----- STORED DATA

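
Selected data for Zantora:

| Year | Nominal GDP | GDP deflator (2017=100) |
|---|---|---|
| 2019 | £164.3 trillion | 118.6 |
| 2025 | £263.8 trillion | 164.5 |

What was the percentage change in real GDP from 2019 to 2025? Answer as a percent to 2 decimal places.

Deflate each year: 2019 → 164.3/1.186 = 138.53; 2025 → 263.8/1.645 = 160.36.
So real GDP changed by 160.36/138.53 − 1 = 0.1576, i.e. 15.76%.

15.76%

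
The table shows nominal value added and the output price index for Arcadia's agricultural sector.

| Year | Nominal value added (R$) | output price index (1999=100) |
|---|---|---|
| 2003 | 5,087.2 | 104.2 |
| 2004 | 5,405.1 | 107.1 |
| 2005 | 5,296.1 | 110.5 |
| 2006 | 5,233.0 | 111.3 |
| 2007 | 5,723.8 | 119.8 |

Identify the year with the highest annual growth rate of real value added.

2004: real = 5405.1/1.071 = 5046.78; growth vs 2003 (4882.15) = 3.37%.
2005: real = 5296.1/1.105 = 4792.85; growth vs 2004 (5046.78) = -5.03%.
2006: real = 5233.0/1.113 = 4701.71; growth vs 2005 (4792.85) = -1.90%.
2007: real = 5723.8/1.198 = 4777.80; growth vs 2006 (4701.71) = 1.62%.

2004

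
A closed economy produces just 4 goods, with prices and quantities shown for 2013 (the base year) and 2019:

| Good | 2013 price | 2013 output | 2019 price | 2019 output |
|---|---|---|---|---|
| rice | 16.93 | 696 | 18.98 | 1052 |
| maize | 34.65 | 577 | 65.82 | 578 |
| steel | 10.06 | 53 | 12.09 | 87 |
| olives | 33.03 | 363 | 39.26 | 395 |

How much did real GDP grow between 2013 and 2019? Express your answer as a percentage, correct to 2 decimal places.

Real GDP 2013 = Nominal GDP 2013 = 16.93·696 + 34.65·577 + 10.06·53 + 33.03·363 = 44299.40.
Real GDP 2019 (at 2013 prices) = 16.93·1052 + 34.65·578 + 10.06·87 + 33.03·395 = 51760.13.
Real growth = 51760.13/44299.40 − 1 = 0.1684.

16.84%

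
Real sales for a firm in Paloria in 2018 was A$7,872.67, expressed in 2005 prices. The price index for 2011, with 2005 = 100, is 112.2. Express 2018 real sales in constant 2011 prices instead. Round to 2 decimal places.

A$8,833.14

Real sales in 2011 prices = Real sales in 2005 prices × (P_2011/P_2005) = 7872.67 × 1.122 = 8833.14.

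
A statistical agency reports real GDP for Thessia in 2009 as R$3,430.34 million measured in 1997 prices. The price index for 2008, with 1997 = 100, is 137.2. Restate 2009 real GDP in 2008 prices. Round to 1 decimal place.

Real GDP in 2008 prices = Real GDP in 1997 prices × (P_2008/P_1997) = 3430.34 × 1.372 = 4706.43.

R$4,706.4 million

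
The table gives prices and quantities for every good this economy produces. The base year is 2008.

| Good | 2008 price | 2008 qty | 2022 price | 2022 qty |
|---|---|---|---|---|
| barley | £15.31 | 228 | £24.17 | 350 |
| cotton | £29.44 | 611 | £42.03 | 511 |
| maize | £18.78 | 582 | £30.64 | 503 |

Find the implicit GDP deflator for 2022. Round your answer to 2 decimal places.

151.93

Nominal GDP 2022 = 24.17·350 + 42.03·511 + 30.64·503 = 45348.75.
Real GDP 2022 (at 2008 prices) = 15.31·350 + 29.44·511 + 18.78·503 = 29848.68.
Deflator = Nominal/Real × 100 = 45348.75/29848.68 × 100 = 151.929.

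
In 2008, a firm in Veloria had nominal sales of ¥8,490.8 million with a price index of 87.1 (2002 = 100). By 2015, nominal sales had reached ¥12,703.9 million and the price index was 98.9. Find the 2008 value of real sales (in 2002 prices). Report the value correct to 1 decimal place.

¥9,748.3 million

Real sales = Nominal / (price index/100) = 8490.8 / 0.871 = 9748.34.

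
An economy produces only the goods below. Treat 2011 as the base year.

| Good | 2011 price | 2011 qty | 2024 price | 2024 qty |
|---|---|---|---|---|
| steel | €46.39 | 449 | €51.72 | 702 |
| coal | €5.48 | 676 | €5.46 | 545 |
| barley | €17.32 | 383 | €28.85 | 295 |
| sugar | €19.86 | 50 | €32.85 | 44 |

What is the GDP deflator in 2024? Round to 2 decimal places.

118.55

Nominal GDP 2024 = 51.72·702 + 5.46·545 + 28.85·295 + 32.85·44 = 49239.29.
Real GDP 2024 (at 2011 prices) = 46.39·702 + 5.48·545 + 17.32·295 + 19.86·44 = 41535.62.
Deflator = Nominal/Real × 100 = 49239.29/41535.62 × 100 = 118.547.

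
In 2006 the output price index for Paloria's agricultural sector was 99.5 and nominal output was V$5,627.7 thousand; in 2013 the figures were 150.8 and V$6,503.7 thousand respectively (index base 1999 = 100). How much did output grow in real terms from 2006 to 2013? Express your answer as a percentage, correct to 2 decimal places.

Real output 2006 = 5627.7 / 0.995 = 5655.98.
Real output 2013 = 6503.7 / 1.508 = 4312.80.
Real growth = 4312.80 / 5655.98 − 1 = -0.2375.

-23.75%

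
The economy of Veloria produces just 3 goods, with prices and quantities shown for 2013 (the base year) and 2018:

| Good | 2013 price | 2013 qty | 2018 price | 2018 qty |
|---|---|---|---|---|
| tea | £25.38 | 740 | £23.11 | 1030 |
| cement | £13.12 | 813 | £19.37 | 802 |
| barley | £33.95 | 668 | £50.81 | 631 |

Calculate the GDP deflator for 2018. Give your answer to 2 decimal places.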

----------
----- STORED DATA

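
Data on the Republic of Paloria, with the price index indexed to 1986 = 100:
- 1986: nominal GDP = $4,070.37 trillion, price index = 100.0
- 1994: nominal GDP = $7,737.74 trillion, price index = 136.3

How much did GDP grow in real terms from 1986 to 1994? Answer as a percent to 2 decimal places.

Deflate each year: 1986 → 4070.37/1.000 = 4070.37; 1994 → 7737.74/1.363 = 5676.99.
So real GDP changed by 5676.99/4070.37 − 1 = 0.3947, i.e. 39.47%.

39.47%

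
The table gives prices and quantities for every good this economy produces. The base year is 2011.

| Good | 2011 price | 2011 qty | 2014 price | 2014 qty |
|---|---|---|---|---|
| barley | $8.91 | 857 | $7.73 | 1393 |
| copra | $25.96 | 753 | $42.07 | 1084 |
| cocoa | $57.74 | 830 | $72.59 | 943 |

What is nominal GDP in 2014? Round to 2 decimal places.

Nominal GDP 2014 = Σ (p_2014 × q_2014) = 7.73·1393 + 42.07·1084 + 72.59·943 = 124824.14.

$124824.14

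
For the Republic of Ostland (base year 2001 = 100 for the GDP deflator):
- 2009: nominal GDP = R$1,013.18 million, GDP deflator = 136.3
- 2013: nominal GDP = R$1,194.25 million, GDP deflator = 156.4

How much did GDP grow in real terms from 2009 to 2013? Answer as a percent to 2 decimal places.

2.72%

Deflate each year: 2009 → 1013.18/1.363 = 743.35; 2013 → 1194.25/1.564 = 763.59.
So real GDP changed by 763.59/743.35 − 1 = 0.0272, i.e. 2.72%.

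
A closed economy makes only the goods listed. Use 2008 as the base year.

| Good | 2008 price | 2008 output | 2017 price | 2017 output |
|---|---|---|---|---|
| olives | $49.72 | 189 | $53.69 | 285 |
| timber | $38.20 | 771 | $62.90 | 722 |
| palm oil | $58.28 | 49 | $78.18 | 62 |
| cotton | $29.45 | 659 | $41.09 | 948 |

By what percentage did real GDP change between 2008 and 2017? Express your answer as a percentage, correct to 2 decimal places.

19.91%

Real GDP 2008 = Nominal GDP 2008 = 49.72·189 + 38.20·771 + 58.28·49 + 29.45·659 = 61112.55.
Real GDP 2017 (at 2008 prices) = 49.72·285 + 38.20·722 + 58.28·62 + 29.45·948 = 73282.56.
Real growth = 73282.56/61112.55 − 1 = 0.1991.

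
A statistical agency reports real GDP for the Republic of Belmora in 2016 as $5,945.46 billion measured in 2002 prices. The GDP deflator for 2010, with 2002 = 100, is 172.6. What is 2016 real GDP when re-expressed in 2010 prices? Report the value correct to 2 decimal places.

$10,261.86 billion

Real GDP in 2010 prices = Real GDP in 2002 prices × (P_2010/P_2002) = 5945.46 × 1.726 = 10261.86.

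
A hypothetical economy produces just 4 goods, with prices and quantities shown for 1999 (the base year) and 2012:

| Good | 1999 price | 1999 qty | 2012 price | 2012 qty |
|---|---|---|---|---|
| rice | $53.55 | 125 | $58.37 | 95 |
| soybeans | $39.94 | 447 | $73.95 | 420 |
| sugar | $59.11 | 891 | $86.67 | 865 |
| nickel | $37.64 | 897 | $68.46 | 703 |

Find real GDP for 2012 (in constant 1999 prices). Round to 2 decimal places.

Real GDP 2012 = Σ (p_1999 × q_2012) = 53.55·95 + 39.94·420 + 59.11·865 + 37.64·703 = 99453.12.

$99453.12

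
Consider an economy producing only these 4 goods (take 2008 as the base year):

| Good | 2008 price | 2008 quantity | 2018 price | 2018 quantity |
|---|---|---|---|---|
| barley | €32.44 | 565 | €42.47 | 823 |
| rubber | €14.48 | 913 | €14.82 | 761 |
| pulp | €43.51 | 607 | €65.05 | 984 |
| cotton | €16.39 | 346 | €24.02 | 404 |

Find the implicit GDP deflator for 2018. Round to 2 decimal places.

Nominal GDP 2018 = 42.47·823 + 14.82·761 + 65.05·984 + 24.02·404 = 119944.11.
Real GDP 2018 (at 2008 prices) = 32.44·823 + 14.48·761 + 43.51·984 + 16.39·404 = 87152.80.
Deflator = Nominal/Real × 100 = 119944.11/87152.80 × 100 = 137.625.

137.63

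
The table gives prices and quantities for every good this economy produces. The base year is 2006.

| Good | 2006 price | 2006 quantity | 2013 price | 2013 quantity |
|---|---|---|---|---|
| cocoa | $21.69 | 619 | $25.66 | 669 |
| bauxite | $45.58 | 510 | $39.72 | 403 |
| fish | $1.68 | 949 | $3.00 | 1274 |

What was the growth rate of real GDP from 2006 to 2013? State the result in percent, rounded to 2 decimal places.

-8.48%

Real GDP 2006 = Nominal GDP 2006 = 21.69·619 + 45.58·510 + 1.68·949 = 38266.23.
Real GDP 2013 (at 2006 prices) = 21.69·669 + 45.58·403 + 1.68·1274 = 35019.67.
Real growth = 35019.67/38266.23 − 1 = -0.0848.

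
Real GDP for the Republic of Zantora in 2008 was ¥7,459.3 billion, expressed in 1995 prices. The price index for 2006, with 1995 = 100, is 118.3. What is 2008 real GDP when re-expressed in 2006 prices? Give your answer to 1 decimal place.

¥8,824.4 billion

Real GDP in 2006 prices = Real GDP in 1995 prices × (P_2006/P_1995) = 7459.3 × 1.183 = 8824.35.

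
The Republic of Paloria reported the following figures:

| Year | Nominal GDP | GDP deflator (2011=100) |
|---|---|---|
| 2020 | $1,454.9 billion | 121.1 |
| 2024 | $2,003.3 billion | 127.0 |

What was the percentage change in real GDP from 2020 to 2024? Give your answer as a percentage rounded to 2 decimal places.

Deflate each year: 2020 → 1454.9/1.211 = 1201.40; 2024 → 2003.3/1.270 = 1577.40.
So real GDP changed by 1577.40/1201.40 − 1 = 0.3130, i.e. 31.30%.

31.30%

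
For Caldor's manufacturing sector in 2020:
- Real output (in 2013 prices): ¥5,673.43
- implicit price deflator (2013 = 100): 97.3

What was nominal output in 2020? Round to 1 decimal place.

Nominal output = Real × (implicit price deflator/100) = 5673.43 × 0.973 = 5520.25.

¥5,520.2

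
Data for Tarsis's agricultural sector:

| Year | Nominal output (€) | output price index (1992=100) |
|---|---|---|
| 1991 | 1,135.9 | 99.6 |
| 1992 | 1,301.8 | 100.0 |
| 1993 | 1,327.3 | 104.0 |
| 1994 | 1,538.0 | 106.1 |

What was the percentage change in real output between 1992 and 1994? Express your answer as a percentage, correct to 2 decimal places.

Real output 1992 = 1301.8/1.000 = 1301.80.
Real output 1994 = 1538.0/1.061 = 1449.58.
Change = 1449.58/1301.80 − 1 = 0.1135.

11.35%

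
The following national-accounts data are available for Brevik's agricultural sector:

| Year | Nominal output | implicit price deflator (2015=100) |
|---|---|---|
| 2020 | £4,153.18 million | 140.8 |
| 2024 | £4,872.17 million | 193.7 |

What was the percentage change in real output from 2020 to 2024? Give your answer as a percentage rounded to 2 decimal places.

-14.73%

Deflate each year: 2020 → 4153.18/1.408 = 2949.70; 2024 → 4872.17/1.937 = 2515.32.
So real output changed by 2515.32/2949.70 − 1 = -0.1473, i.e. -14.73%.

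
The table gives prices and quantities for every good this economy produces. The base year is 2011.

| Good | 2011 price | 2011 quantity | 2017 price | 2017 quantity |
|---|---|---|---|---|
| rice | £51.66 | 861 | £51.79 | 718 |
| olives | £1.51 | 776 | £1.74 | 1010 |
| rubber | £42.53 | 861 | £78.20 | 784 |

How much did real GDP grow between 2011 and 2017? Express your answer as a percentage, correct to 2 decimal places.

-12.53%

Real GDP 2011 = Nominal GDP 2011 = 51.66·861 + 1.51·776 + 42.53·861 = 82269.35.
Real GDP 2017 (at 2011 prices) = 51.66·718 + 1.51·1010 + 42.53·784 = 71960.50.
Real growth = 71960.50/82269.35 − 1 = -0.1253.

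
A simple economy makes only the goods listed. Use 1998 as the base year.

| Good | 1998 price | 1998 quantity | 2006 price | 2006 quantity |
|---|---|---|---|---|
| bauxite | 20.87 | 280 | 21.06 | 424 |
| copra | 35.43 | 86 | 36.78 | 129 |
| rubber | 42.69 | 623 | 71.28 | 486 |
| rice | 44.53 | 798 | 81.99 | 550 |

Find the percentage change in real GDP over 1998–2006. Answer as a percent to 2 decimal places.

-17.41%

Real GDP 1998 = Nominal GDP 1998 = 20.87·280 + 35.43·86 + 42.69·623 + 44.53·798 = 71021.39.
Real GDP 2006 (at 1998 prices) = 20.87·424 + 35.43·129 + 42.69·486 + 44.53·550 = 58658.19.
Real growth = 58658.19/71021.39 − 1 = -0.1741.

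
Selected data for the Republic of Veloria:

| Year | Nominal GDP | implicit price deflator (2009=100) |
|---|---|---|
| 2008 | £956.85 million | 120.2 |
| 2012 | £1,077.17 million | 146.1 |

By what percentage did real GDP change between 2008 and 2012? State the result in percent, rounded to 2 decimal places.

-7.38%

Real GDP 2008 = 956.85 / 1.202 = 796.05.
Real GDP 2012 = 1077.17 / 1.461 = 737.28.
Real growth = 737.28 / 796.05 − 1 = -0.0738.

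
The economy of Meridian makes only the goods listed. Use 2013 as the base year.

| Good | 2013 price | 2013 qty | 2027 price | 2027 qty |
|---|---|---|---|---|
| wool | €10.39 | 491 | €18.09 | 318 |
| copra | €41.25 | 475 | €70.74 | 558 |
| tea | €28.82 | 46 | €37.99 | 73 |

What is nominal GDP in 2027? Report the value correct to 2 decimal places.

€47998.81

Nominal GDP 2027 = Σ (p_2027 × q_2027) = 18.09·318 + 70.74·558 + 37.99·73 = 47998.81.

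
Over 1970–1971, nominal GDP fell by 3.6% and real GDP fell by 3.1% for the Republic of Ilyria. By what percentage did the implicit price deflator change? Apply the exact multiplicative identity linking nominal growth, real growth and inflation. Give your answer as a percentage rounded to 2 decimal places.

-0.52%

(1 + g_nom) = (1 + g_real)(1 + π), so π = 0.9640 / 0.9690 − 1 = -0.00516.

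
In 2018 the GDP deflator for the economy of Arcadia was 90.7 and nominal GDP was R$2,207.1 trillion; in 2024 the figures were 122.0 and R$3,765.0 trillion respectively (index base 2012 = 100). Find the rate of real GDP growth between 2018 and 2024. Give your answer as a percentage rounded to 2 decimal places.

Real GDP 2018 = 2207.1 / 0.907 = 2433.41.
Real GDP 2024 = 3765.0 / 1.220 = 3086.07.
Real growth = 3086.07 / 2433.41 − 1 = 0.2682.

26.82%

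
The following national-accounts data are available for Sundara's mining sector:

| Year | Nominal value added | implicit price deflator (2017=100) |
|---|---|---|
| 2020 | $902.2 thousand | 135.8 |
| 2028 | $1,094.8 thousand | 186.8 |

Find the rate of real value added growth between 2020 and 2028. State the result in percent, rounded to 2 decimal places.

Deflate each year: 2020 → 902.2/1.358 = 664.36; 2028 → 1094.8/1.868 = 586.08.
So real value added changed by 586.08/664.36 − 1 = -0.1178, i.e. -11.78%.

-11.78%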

----------

> **DESCRIPTION OF THE TASK**
In the records, locate each line holding the string "barley" and copy it.

> **ANSWER FOR THIS EXERCISE**
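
| barley | £15.31 | 228 | £24.17 | 350 |
| barley | €17.32 | 383 | €28.85 | 295 |
| barley | £33.95 | 668 | £50.81 | 631 |
| barley | $8.91 | 857 | $7.73 | 1393 |
| barley | €32.44 | 565 | €42.47 | 823 |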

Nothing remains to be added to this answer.